With both ends included, repeat exactly the lines of the entries below from the one containing "(2) Descendants take" down to the one containing "What amount passes to Callum?", and no others.

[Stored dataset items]
--

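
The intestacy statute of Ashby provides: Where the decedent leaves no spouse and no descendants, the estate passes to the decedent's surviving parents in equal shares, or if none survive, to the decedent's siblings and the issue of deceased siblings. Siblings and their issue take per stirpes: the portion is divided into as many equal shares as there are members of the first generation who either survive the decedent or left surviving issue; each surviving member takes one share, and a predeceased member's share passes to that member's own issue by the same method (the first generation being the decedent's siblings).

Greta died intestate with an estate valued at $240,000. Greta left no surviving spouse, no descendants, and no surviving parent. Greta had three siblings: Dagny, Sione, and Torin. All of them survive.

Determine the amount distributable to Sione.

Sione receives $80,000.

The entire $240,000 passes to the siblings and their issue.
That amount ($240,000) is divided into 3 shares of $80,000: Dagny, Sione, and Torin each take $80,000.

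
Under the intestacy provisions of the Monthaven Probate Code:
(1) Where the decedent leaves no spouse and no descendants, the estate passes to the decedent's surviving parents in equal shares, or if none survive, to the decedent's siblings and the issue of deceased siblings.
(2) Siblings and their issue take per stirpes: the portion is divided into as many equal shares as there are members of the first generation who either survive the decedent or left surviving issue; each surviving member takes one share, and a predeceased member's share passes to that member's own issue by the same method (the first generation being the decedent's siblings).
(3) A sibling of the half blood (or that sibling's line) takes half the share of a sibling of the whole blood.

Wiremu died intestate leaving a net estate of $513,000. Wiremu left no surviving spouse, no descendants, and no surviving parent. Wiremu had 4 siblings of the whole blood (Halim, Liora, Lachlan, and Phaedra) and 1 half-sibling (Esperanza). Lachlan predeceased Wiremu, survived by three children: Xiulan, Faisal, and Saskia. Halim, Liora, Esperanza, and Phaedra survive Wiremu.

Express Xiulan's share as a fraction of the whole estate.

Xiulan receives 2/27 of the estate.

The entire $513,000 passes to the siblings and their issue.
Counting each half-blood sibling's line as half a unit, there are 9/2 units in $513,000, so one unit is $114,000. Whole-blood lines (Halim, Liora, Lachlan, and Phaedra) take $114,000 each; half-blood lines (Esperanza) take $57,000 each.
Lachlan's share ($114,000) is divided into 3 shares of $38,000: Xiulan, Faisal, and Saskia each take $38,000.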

--

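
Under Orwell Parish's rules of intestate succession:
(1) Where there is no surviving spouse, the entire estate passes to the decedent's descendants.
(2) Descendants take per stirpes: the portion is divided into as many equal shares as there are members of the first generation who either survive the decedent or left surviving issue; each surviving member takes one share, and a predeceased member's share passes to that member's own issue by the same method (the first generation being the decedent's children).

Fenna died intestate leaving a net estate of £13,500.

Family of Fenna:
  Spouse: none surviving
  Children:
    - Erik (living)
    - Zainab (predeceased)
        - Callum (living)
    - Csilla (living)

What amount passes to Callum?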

--

== Result ==
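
(2) Descendants take per stirpes: the portion is divided into as many equal shares as there are members of the first generation who either survive the decedent or left surviving issue; each surviving member takes one share, and a predeceased member's share passes to that member's own issue by the same method (the first generation being the decedent's children).

Fenna died intestate leaving a net estate of £13,500.

Family of Fenna:
  Spouse: none surviving
  Children:
    - Erik (living)
    - Zainab (predeceased)
        - Callum (living)
    - Csilla (living)

What amount passes to Callum?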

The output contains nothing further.